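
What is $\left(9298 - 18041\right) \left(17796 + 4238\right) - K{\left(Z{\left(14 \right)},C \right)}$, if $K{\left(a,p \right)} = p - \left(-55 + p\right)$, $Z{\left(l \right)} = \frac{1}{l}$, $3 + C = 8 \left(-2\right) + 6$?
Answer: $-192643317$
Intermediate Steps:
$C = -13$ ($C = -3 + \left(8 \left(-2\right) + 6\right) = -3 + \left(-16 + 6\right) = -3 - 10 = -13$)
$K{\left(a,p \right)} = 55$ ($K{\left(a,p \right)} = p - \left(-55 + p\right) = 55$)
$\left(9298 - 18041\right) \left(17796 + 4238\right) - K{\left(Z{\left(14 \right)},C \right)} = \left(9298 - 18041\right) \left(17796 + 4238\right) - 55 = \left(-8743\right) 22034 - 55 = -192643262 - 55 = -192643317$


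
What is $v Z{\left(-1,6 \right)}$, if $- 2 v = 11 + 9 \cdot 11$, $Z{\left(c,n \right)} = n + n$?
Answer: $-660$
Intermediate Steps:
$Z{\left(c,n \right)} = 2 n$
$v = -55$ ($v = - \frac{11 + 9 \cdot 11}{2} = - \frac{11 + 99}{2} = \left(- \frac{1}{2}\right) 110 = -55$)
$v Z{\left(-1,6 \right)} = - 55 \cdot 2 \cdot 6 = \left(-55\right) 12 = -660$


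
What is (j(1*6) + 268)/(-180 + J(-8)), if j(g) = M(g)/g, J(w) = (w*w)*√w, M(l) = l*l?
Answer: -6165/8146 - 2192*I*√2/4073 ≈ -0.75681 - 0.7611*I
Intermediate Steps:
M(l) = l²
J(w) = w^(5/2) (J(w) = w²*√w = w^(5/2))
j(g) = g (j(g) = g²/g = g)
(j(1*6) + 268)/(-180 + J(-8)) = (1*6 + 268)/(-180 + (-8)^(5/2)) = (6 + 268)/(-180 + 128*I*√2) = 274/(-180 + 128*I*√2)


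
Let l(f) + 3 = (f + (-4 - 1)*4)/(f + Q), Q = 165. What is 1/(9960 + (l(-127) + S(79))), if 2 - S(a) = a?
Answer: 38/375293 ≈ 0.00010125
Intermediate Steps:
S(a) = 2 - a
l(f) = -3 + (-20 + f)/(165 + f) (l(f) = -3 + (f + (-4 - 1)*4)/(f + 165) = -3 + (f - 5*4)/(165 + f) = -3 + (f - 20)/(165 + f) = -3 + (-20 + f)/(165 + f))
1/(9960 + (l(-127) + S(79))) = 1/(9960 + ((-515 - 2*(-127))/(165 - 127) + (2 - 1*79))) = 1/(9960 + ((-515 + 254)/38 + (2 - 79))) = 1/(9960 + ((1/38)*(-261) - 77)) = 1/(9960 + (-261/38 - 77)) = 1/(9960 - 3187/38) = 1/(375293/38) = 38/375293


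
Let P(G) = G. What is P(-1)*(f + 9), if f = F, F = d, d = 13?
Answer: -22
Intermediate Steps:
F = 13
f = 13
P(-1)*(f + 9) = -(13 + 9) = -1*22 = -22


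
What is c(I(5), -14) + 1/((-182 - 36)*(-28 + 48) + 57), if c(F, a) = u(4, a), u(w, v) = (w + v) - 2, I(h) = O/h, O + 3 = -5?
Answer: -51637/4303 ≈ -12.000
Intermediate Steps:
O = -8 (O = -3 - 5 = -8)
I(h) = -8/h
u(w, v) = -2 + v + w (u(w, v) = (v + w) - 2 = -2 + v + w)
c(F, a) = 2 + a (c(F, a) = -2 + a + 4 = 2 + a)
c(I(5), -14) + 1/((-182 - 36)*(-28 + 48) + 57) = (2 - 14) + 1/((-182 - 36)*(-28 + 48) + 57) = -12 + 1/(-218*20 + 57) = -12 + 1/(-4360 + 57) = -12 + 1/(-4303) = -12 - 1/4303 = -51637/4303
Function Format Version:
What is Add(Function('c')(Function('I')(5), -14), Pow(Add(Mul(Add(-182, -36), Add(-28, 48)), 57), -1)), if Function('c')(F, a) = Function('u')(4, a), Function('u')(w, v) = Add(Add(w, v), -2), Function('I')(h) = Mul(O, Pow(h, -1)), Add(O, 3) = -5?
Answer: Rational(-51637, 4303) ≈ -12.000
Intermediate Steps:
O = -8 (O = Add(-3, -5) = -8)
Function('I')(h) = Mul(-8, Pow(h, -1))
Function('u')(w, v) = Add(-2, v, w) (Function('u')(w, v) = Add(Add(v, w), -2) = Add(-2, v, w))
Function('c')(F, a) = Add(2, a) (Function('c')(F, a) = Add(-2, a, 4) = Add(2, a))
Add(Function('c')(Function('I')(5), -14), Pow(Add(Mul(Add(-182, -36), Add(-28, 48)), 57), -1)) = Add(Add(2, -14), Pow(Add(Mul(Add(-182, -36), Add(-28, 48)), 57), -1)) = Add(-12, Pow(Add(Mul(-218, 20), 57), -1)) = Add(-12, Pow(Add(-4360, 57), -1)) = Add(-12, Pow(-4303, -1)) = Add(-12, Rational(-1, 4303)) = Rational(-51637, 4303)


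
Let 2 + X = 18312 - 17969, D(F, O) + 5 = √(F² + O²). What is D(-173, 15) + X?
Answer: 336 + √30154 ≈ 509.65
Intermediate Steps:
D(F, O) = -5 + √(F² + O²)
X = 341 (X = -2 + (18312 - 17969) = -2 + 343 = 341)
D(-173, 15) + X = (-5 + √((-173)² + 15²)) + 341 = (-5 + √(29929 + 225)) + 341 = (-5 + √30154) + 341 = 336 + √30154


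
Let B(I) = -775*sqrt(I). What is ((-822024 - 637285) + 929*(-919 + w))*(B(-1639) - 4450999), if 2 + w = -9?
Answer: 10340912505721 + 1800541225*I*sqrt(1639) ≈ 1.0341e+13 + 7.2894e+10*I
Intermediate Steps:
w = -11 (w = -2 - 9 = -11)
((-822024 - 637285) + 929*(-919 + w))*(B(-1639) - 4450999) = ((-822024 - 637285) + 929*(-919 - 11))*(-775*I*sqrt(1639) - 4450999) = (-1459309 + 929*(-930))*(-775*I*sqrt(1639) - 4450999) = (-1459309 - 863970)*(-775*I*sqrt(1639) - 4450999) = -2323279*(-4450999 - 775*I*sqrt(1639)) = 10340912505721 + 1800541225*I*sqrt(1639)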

▶ ABOUT THIS EXERCISE: Starting at the first line of the records, print each line exactly, stopping after the line that contains "Answer: $-660$".

▶ ANSWER SPACE:
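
What is $\left(9298 - 18041\right) \left(17796 + 4238\right) - K{\left(Z{\left(14 \right)},C \right)}$, if $K{\left(a,p \right)} = p - \left(-55 + p\right)$, $Z{\left(l \right)} = \frac{1}{l}$, $3 + C = 8 \left(-2\right) + 6$?
Answer: $-192643317$
Intermediate Steps:
$C = -13$ ($C = -3 + \left(8 \left(-2\right) + 6\right) = -3 + \left(-16 + 6\right) = -3 - 10 = -13$)
$K{\left(a,p \right)} = 55$ ($K{\left(a,p \right)} = p - \left(-55 + p\right) = 55$)
$\left(9298 - 18041\right) \left(17796 + 4238\right) - K{\left(Z{\left(14 \right)},C \right)} = \left(9298 - 18041\right) \left(17796 + 4238\right) - 55 = \left(-8743\right) 22034 - 55 = -192643262 - 55 = -192643317$


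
What is $v Z{\left(-1,6 \right)}$, if $- 2 v = 11 + 9 \cdot 11$, $Z{\left(c,n \right)} = n + n$?
Answer: $-660$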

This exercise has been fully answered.